## DIRECTIONS
What lines below contain the string "degenerate"? List them all.

((

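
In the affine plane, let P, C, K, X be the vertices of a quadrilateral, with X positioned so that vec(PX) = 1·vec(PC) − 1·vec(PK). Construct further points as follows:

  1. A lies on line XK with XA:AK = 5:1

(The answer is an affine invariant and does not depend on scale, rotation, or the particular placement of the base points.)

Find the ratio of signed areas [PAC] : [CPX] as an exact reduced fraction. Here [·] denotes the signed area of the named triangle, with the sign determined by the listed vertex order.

Assign P = (0, 0), C = (1, 0), K = (0, 1), X = (1, -1) — the answer is frame-independent, so this choice is without loss of generality.
1. A lies on line XK with XA:AK = 5:1 ⇒ A = (1/6, 2/3)
2·[PAC] = -2/3, 2·[CPX] = 1
[PAC]:[CPX] = -2/3:1 = -2/3

[PAC]:[CPX] = -2/3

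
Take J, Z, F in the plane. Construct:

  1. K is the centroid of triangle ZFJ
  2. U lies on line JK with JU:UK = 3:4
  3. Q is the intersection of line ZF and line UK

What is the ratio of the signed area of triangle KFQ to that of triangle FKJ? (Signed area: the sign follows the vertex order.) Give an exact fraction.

Choose coordinates J = (0, 0), Z = (1, 0), F = (0, 1).
1. K is the centroid of triangle ZFJ ⇒ K = (1/3, 1/3)
2. U lies on line JK with JU:UK = 3:4 ⇒ U = (1/7, 1/7)
3. Q is the intersection of line ZF and line UK ⇒ Q = (1/2, 1/2)
2·[KFQ] = -1/6, 2·[FKJ] = -1/3
[KFQ]:[FKJ] = -1/6:-1/3 = 1/2

[KFQ]:[FKJ] = 1/2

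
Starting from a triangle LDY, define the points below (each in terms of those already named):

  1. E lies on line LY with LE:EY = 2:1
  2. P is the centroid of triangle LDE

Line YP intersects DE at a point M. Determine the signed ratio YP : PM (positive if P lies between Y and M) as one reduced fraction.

YP:PM = -5/2

Assign L = (0, 0), D = (1, 0), Y = (0, 1) — the answer is frame-independent, so this choice is without loss of generality.
1. E lies on line LY with LE:EY = 2:1 ⇒ E = (0, 2/3)
2. P is the centroid of triangle LDE ⇒ P = (1/3, 2/9)
line YP meets DE at M = (1/5, 8/15)
P = Y + t·(M−Y) with t = 5/3, so YP:PM = 5/3:-2/3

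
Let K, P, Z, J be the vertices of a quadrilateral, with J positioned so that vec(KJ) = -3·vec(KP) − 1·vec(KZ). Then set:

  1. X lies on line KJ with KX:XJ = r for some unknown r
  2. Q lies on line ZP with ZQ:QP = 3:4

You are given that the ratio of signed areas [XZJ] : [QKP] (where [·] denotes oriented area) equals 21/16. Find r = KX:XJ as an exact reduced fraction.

Work in coordinates with K = (0, 0), P = (1, 0), Z = (0, 1), J = (-3, -1).
1. With KX:XJ = r, write λ = r/(r+1) so X = K + λ·(J−K); X is affine-linear in λ
2. Q lies on line ZP with ZQ:QP = 3:4 ⇒ Q = (3/7, 4/7)
Every point depending on X is an affine combination of X and λ-independent points, so each such coordinate is linear in λ; the λ² term in each signed area is a multiple of (J−K)×(J−K) = 0, so 2·[XZJ] and 2·[QKP] are each linear in λ. Evaluating at λ=0 and λ=1:
  2·[XZJ] = -3·λ + 3,   2·[QKP] = 4/7
So [XZJ]:[QKP] = (-3·λ + 3) / (4/7). Setting this equal to 21/16:
  -3·λ + 3 = 21/16·(4/7)  ⇒  λ = 3/4
Then r = λ/(1−λ) = (3/4)/(1/4) = 3. Check: with r = 3, X = (-9/4, -3/4) and [XZJ]:[QKP] = 21/16 as required.

r = 3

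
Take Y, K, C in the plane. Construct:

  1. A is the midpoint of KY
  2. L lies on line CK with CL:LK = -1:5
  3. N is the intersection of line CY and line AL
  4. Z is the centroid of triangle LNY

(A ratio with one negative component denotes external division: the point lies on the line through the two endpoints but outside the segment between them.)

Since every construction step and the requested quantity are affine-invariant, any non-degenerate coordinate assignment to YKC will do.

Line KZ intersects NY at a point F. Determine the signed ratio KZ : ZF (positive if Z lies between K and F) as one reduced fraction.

Set Y = (0, 0), K = (1, 0), C = (0, 1); any affine frame gives the same invariant.
1. A is the midpoint of KY ⇒ A = (1/2, 0)
2. L lies on line CK with CL:LK = -1:5 ⇒ L = (-1/4, 5/4)
3. N is the intersection of line CY and line AL ⇒ N = (0, 5/6)
4. Z is the centroid of triangle LNY ⇒ Z = (-1/12, 25/36)
line KZ meets NY at F = (0, 25/39)
Z = K + t·(F−K) with t = 13/12, so KZ:ZF = 13/12:-1/12

KZ:ZF = -13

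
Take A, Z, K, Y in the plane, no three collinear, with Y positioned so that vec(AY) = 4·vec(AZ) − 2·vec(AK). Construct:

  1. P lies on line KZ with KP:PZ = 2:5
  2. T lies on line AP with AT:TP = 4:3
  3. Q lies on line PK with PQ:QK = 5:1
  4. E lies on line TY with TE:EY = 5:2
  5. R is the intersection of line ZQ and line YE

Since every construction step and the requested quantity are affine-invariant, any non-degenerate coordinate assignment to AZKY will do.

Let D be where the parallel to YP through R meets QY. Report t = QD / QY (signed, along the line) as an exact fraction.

Work in coordinates with A = (0, 0), Z = (1, 0), K = (0, 1), Y = (4, -2).
1. P lies on line KZ with KP:PZ = 2:5 ⇒ P = (2/7, 5/7)
2. T lies on line AP with AT:TP = 4:3 ⇒ T = (8/49, 20/49)
3. Q lies on line PK with PQ:QK = 5:1 ⇒ Q = (1/21, 20/21)
4. E lies on line TY with TE:EY = 5:2 ⇒ E = (996/343, -450/343)
5. R is the intersection of line ZQ and line YE ⇒ R = (46/35, -11/35)
through R parallel to YP: direction (-26/7, 19/7); meets QY at D = (3688/175, -2582/175)
D = Q + t·(Y−Q) with t = 133/25

t = 133/25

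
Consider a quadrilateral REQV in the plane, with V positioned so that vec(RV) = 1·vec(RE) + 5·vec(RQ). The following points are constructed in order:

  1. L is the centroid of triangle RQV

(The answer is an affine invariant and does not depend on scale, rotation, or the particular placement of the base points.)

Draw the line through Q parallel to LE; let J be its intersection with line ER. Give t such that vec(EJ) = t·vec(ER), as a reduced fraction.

t = 2/3

Set R = (0, 0), E = (1, 0), Q = (0, 1), V = (1, 5); any affine frame gives the same invariant.
1. L is the centroid of triangle RQV ⇒ L = (1/3, 2)
through Q parallel to LE: direction (2/3, -2); meets ER at J = (1/3, 0)
J = E + t·(R−E) with t = 2/3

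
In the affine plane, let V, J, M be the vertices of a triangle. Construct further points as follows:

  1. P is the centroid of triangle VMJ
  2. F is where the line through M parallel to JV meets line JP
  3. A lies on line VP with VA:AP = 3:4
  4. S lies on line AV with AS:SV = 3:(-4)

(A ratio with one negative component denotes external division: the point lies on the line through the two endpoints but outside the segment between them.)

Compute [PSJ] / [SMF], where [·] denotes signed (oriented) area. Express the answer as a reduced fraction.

[PSJ]:[SMF] = -5/9

Work in coordinates with V = (0, 0), J = (1, 0), M = (0, 1).
1. P is the centroid of triangle VMJ ⇒ P = (1/3, 1/3)
2. F is where the line through M parallel to JV meets line JP ⇒ F = (-1, 1)
3. A lies on line VP with VA:AP = 3:4 ⇒ A = (1/7, 1/7)
4. S lies on line AV with AS:SV = 3:(-4) ⇒ S = (4/7, 4/7)
2·[PSJ] = -5/21, 2·[SMF] = 3/7
[PSJ]:[SMF] = -5/21:3/7 = -5/9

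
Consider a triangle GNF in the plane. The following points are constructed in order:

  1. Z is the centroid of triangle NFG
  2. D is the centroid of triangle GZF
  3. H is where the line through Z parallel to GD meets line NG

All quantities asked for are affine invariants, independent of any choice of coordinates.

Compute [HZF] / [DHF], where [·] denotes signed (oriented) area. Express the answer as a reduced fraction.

[HZF]:[DHF] = 6

Set G = (0, 0), N = (1, 0), F = (0, 1); any affine frame gives the same invariant.
1. Z is the centroid of triangle NFG ⇒ Z = (1/3, 1/3)
2. D is the centroid of triangle GZF ⇒ D = (1/9, 4/9)
3. H is where the line through Z parallel to GD meets line NG ⇒ H = (1/4, 0)
2·[HZF] = 1/6, 2·[DHF] = 1/36
[HZF]:[DHF] = 1/6:1/36 = 6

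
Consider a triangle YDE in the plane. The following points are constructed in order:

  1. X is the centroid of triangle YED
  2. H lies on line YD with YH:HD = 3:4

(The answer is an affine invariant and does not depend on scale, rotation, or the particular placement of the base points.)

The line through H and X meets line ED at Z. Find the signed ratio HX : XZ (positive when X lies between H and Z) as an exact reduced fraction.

Work in coordinates with Y = (0, 0), D = (1, 0), E = (0, 1).
1. X is the centroid of triangle YED ⇒ X = (1/3, 1/3)
2. H lies on line YD with YH:HD = 3:4 ⇒ H = (3/7, 0)
line HX meets ED at Z = (1/5, 4/5)
X = H + t·(Z−H) with t = 5/12, so HX:XZ = 5/12:7/12

HX:XZ = 5/7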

))

## ANSWER
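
Since every construction step and the requested quantity are affine-invariant, any non-degenerate coordinate assignment to YKC will do.
Since every construction step and the requested quantity are affine-invariant, any non-degenerate coordinate assignment to AZKY will do.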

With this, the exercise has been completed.